Exactly repeat the full listing that follows.

Exercise materials ->
==================================================

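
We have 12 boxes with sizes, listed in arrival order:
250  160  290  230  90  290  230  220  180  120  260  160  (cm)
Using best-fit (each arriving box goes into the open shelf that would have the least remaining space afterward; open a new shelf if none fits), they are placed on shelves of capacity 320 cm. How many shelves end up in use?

  250 → shelf 1 (new)  [load 250/320]
  160 → shelf 2 (new)  [load 160/320]
  290 → shelf 3 (new)  [load 290/320]
  230 → shelf 4 (new)  [load 230/320]
  90 → shelf 4  [load 320/320]
  290 → shelf 5 (new)  [load 290/320]
  230 → shelf 6 (new)  [load 230/320]
  220 → shelf 7 (new)  [load 220/320]
  180 → shelf 8 (new)  [load 180/320]
  120 → shelf 8  [load 300/320]
  260 → shelf 9 (new)  [load 260/320]
  160 → shelf 2  [load 320/320]
9 shelves opened.

9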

==================================================

Solution below ->
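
We have 12 boxes with sizes, listed in arrival order:
250  160  290  230  90  290  230  220  180  120  260  160  (cm)
Using best-fit (each arriving box goes into the open shelf that would have the least remaining space afterward; open a new shelf if none fits), they are placed on shelves of capacity 320 cm. How many shelves end up in use?

  250 → shelf 1 (new)  [load 250/320]
  160 → shelf 2 (new)  [load 160/320]
  290 → shelf 3 (new)  [load 290/320]
  230 → shelf 4 (new)  [load 230/320]
  90 → shelf 4  [load 320/320]
  290 → shelf 5 (new)  [load 290/320]
  230 → shelf 6 (new)  [load 230/320]
  220 → shelf 7 (new)  [load 220/320]
  180 → shelf 8 (new)  [load 180/320]
  120 → shelf 8  [load 300/320]
  260 → shelf 9 (new)  [load 260/320]
  160 → shelf 2  [load 320/320]
9 shelves opened.

9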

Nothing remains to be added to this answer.